═════ Information supplied
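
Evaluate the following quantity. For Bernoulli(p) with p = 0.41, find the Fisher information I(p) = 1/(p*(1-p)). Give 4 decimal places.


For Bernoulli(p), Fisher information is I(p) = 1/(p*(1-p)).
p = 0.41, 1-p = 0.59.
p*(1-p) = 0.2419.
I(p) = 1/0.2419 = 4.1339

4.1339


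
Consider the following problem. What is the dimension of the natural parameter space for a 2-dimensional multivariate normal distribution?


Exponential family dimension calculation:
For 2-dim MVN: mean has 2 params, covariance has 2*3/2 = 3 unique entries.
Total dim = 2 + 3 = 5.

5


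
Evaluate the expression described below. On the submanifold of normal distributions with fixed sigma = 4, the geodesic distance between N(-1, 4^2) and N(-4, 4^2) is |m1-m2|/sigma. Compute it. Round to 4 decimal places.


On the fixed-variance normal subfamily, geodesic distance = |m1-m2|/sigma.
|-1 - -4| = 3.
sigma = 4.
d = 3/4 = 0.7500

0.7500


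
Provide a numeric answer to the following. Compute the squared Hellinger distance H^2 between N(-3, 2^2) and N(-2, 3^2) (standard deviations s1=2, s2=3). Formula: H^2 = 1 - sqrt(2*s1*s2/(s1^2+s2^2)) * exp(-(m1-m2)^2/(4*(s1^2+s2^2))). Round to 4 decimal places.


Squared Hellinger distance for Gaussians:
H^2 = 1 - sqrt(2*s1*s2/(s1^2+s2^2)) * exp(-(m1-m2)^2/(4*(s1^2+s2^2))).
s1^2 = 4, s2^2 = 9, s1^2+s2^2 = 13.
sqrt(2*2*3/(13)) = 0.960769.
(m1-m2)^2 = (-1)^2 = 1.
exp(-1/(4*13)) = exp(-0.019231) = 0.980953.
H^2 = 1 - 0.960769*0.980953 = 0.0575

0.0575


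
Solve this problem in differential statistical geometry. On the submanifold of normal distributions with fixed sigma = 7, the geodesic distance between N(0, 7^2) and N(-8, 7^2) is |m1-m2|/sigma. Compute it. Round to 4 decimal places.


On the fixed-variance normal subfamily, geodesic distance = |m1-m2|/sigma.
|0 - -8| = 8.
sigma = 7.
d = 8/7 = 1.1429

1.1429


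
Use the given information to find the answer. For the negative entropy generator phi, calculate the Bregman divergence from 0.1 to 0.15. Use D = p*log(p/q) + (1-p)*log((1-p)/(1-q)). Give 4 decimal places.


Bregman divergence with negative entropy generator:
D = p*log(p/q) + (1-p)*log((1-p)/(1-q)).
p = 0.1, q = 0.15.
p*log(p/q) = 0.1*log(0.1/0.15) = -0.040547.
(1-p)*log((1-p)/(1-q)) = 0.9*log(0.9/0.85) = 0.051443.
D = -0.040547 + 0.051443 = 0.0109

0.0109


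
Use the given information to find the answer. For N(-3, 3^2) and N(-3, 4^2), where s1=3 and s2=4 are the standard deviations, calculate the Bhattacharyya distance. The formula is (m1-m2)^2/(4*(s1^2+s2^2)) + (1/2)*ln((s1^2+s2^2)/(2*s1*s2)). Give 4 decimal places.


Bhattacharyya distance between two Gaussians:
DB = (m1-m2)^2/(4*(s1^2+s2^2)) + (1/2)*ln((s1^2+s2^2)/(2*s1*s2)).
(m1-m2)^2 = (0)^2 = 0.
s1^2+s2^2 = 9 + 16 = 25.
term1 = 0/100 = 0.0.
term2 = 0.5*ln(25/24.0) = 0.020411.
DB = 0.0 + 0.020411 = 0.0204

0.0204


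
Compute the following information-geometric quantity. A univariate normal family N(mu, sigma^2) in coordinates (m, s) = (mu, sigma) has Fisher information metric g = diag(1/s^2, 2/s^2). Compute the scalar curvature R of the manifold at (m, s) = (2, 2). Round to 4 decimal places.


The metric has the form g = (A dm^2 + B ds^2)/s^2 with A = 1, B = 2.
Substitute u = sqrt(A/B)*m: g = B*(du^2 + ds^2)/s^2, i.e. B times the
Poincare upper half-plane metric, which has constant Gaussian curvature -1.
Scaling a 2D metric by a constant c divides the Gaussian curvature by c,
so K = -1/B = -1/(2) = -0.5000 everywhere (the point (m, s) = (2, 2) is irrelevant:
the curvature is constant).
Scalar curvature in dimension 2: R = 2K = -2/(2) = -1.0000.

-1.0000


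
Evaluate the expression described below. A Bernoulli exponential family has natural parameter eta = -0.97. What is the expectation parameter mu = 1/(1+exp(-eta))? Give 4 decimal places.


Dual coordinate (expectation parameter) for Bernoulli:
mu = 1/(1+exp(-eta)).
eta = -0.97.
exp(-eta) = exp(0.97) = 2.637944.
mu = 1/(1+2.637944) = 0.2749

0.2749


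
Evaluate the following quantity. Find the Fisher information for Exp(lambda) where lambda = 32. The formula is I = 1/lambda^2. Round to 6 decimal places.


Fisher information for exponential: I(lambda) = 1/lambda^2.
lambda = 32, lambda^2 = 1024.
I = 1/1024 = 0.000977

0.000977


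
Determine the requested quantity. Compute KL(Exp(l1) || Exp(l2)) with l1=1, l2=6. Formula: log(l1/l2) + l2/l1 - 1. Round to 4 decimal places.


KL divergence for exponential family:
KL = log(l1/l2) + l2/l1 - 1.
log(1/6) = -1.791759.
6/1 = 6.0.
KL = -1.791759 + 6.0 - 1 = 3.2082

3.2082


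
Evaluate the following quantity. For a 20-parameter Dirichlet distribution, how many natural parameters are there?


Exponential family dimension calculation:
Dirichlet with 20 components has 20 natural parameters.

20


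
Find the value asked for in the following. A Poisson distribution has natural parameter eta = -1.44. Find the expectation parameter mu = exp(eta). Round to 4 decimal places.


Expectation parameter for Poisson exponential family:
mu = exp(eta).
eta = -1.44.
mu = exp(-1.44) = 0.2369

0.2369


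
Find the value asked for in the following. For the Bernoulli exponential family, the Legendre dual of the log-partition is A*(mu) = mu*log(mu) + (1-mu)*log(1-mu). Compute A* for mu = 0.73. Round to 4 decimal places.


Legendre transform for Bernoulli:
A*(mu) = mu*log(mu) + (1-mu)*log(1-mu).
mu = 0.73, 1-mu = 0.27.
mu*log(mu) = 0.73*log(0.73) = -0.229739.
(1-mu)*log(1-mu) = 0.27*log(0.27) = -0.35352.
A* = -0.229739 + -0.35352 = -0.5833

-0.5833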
══════════
### Assigned task
Could you repeat every record above exactly as it stands?

### Answer box
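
Evaluate the following quantity. For Bernoulli(p) with p = 0.41, find the Fisher information I(p) = 1/(p*(1-p)). Give 4 decimal places.


For Bernoulli(p), Fisher information is I(p) = 1/(p*(1-p)).
p = 0.41, 1-p = 0.59.
p*(1-p) = 0.2419.
I(p) = 1/0.2419 = 4.1339

4.1339


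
Consider the following problem. What is the dimension of the natural parameter space for a 2-dimensional multivariate normal distribution?


Exponential family dimension calculation:
For 2-dim MVN: mean has 2 params, covariance has 2*3/2 = 3 unique entries.
Total dim = 2 + 3 = 5.

5


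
Evaluate the expression described below. On the submanifold of normal distributions with fixed sigma = 4, the geodesic distance between N(-1, 4^2) and N(-4, 4^2) is |m1-m2|/sigma. Compute it. Round to 4 decimal places.


On the fixed-variance normal subfamily, geodesic distance = |m1-m2|/sigma.
|-1 - -4| = 3.
sigma = 4.
d = 3/4 = 0.7500

0.7500


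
Provide a numeric answer to the following. Compute the squared Hellinger distance H^2 between N(-3, 2^2) and N(-2, 3^2) (standard deviations s1=2, s2=3). Formula: H^2 = 1 - sqrt(2*s1*s2/(s1^2+s2^2)) * exp(-(m1-m2)^2/(4*(s1^2+s2^2))). Round to 4 decimal places.


Squared Hellinger distance for Gaussians:
H^2 = 1 - sqrt(2*s1*s2/(s1^2+s2^2)) * exp(-(m1-m2)^2/(4*(s1^2+s2^2))).
s1^2 = 4, s2^2 = 9, s1^2+s2^2 = 13.
sqrt(2*2*3/(13)) = 0.960769.
(m1-m2)^2 = (-1)^2 = 1.
exp(-1/(4*13)) = exp(-0.019231) = 0.980953.
H^2 = 1 - 0.960769*0.980953 = 0.0575

0.0575


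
Solve this problem in differential statistical geometry. On the submanifold of normal distributions with fixed sigma = 7, the geodesic distance between N(0, 7^2) and N(-8, 7^2) is |m1-m2|/sigma. Compute it. Round to 4 decimal places.


On the fixed-variance normal subfamily, geodesic distance = |m1-m2|/sigma.
|0 - -8| = 8.
sigma = 7.
d = 8/7 = 1.1429

1.1429


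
Use the given information to find the answer. For the negative entropy generator phi, calculate the Bregman divergence from 0.1 to 0.15. Use D = p*log(p/q) + (1-p)*log((1-p)/(1-q)). Give 4 decimal places.


Bregman divergence with negative entropy generator:
D = p*log(p/q) + (1-p)*log((1-p)/(1-q)).
p = 0.1, q = 0.15.
p*log(p/q) = 0.1*log(0.1/0.15) = -0.040547.
(1-p)*log((1-p)/(1-q)) = 0.9*log(0.9/0.85) = 0.051443.
D = -0.040547 + 0.051443 = 0.0109

0.0109


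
Use the given information to find the answer. For N(-3, 3^2) and N(-3, 4^2), where s1=3 and s2=4 are the standard deviations, calculate the Bhattacharyya distance. The formula is (m1-m2)^2/(4*(s1^2+s2^2)) + (1/2)*ln((s1^2+s2^2)/(2*s1*s2)). Give 4 decimal places.


Bhattacharyya distance between two Gaussians:
DB = (m1-m2)^2/(4*(s1^2+s2^2)) + (1/2)*ln((s1^2+s2^2)/(2*s1*s2)).
(m1-m2)^2 = (0)^2 = 0.
s1^2+s2^2 = 9 + 16 = 25.
term1 = 0/100 = 0.0.
term2 = 0.5*ln(25/24.0) = 0.020411.
DB = 0.0 + 0.020411 = 0.0204

0.0204


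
Compute the following information-geometric quantity. A univariate normal family N(mu, sigma^2) in coordinates (m, s) = (mu, sigma) has Fisher information metric g = diag(1/s^2, 2/s^2). Compute the scalar curvature R of the manifold at (m, s) = (2, 2). Round to 4 decimal places.


The metric has the form g = (A dm^2 + B ds^2)/s^2 with A = 1, B = 2.
Substitute u = sqrt(A/B)*m: g = B*(du^2 + ds^2)/s^2, i.e. B times the
Poincare upper half-plane metric, which has constant Gaussian curvature -1.
Scaling a 2D metric by a constant c divides the Gaussian curvature by c,
so K = -1/B = -1/(2) = -0.5000 everywhere (the point (m, s) = (2, 2) is irrelevant:
the curvature is constant).
Scalar curvature in dimension 2: R = 2K = -2/(2) = -1.0000.

-1.0000


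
Evaluate the expression described below. A Bernoulli exponential family has natural parameter eta = -0.97. What is the expectation parameter mu = 1/(1+exp(-eta))? Give 4 decimal places.


Dual coordinate (expectation parameter) for Bernoulli:
mu = 1/(1+exp(-eta)).
eta = -0.97.
exp(-eta) = exp(0.97) = 2.637944.
mu = 1/(1+2.637944) = 0.2749

0.2749


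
Evaluate the following quantity. Find the Fisher information for Exp(lambda) where lambda = 32. The formula is I = 1/lambda^2. Round to 6 decimal places.


Fisher information for exponential: I(lambda) = 1/lambda^2.
lambda = 32, lambda^2 = 1024.
I = 1/1024 = 0.000977

0.000977


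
Determine the requested quantity. Compute KL(Exp(l1) || Exp(l2)) with l1=1, l2=6. Formula: log(l1/l2) + l2/l1 - 1. Round to 4 decimal places.


KL divergence for exponential family:
KL = log(l1/l2) + l2/l1 - 1.
log(1/6) = -1.791759.
6/1 = 6.0.
KL = -1.791759 + 6.0 - 1 = 3.2082

3.2082


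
Evaluate the following quantity. For a 20-parameter Dirichlet distribution, how many natural parameters are there?


Exponential family dimension calculation:
Dirichlet with 20 components has 20 natural parameters.

20


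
Find the value asked for in the following. A Poisson distribution has natural parameter eta = -1.44. Find the expectation parameter mu = exp(eta). Round to 4 decimal places.


Expectation parameter for Poisson exponential family:
mu = exp(eta).
eta = -1.44.
mu = exp(-1.44) = 0.2369

0.2369


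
Find the value asked for in the following. For the Bernoulli exponential family, the Legendre dual of the log-partition is A*(mu) = mu*log(mu) + (1-mu)*log(1-mu). Compute A* for mu = 0.73. Round to 4 decimal places.


Legendre transform for Bernoulli:
A*(mu) = mu*log(mu) + (1-mu)*log(1-mu).
mu = 0.73, 1-mu = 0.27.
mu*log(mu) = 0.73*log(0.73) = -0.229739.
(1-mu)*log(1-mu) = 0.27*log(0.27) = -0.35352.
A* = -0.229739 + -0.35352 = -0.5833

-0.5833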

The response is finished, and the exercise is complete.